== Segment start ==

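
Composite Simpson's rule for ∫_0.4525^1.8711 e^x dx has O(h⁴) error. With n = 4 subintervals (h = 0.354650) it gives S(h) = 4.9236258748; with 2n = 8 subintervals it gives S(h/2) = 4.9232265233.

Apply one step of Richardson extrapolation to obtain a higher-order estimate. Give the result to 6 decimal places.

Order 4 gives 2^r = 16 and 2^r − 1 = 15.
16 × 4.9232265233 = 78.7716243728; subtract 4.9236258748 → 73.8479984980
Divide by 2^4 − 1 = 15.
73.8479984980 ÷ 15 = 4.9231998999

4.923200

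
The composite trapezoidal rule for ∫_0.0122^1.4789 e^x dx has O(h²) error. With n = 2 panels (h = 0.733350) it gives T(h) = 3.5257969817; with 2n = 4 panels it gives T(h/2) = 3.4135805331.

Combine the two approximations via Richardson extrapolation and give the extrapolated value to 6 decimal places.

3.376175

r = 2: numerator weight 4, denominator 3.
Top: 4(3.4135805331) − (3.5257969817) = 10.1285251507
(4·3.4135805331 − 3.5257969817)/(4 − 1) = 3.3761750502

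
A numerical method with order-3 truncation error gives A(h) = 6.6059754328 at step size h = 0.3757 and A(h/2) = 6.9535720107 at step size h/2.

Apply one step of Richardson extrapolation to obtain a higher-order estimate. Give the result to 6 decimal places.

r = 3, so 2^r = 8.
8×6.9535720107 − 6.6059754328 = 49.0226006528
Divide by 2^3 − 1 = 7.
So the Richardson estimate is 7.0032286647.
Shift from A(h/2): +0.0496566540.

7.003229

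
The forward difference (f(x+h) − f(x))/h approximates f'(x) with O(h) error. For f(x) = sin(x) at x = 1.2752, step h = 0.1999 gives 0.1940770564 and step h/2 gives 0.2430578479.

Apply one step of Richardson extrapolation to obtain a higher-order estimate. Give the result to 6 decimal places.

0.292039

Order 1 gives 2^r = 2 and 2^r − 1 = 1.
2 × 0.2430578479 − 0.1940770564 = 0.2920386394
0.2920386394 ÷ 1 = 0.2920386394
Correction |R − A(h/2)| = 4.898e-02; gap |A(h/2) − A(h)| = 4.898e-02.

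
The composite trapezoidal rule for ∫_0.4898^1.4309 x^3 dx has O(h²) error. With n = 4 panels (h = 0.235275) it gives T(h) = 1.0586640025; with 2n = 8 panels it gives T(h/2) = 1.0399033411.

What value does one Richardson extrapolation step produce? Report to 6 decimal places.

Error is O(h^2); halving h shrinks it by 2^2 = 4.
4×1.0399033411 − 1.0586640025 = 3.1009493619
Denominator 4 − 1 = 3.
(4×1.0399033411 − 1.0586640025)/(4 − 1) = 1.0336497873
Correction |R − A(h/2)| = 6.254e-03; gap |A(h/2) − A(h)| = 1.876e-02.

1.033650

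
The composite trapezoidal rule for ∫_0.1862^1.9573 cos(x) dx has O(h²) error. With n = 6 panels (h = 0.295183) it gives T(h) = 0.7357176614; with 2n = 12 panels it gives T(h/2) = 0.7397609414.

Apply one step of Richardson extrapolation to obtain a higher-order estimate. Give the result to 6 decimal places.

Method order is 2; weight 2^2 = 4.
2^2 × A(h/2) = 2.9590437656; minus A(h) gives 2.2233261042.
Denominator 4 − 1 = 3.
Extrapolated: 2.2233261042 / 3 = 0.7411087014

0.741109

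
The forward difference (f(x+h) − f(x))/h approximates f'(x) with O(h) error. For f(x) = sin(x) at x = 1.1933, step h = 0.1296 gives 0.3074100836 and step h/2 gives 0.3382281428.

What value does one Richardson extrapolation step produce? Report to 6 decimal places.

The method has order 1: 2^1 = 2.
Difference of the inputs: 0.3382281428 − 0.3074100836 = 0.0308180592
Correction (A(h/2) − A(h))/(2 − 1) = 0.0308180592/1 = 0.0308180592
R = 0.3382281428 + 0.0308180592 = 0.3690462020

0.369046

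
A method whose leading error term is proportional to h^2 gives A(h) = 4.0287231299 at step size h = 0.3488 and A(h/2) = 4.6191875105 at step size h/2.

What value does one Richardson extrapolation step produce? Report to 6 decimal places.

4.816009

With r = 2 the leading error scales as h^2, so the weight is 2^2 = 4.
A(h/2) − A(h) = 4.6191875105 − 4.0287231299 = 0.5904643806
Correction (A(h/2) − A(h))/(4 − 1) = 0.5904643806/3 = 0.1968214602
R = 4.6191875105 + 0.1968214602 = 4.8160089707
Shift from A(h/2): +0.1968214602.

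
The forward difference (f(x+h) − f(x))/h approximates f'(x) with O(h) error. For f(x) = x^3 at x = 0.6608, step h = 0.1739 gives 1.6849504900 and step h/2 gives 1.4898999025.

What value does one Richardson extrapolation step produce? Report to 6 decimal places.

With r = 1 the leading error scales as h^1, so the weight is 2^1 = 2.
2 × 1.4898999025 = 2.9797998050; subtract 1.6849504900 → 1.2948493150
Divide by 2^1 − 1 = 1.
1.2948493150 ÷ 1 = 1.2948493150

1.294849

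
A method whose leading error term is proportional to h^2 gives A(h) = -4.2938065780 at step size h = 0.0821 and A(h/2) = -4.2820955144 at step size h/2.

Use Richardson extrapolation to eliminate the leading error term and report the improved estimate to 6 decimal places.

-4.278192

Order 2 gives 2^r = 4 and 2^r − 1 = 3.
Top: 4(-4.2820955144) − (-4.2938065780) = -12.8345754796
(4×(-4.2820955144) − (-4.2938065780))/(4 − 1) = -4.2781918265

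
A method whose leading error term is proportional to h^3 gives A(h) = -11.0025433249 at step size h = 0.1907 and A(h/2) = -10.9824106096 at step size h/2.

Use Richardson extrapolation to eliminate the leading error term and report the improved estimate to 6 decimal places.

-10.979535

r = 3, so 2^r = 8.
Top: 8(-10.9824106096) − (-11.0025433249) = -76.8567415519
Divide by 2^3 − 1 = 7.
(-76.8567415519) ÷ 7 = -10.9795345074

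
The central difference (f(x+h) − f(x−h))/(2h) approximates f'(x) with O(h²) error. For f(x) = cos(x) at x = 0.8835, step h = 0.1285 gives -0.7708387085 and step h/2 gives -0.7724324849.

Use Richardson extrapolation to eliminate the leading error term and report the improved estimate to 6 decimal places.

Error is O(h^2); halving h shrinks it by 2^2 = 4.
2^2×A(h/2) = -3.0897299396; minus A(h) gives -2.3188912311.
Divide by 2^2 − 1 = 3.
R = (-2.3188912311)/3 = -0.7729637437
Correction |R − A(h/2)| = 5.313e-04; gap |A(h/2) − A(h)| = 1.594e-03.

-0.772964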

== Segment end ==

— TASK DESCRIPTION —
Please go through the data above and copy every line that has the word "whose".

— EXPECTED ANSWER —
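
A method whose leading error term is proportional to h^2 gives A(h) = 4.0287231299 at step size h = 0.3488 and A(h/2) = 4.6191875105 at step size h/2.
A method whose leading error term is proportional to h^2 gives A(h) = -4.2938065780 at step size h = 0.0821 and A(h/2) = -4.2820955144 at step size h/2.
A method whose leading error term is proportional to h^3 gives A(h) = -11.0025433249 at step size h = 0.1907 and A(h/2) = -10.9824106096 at step size h/2.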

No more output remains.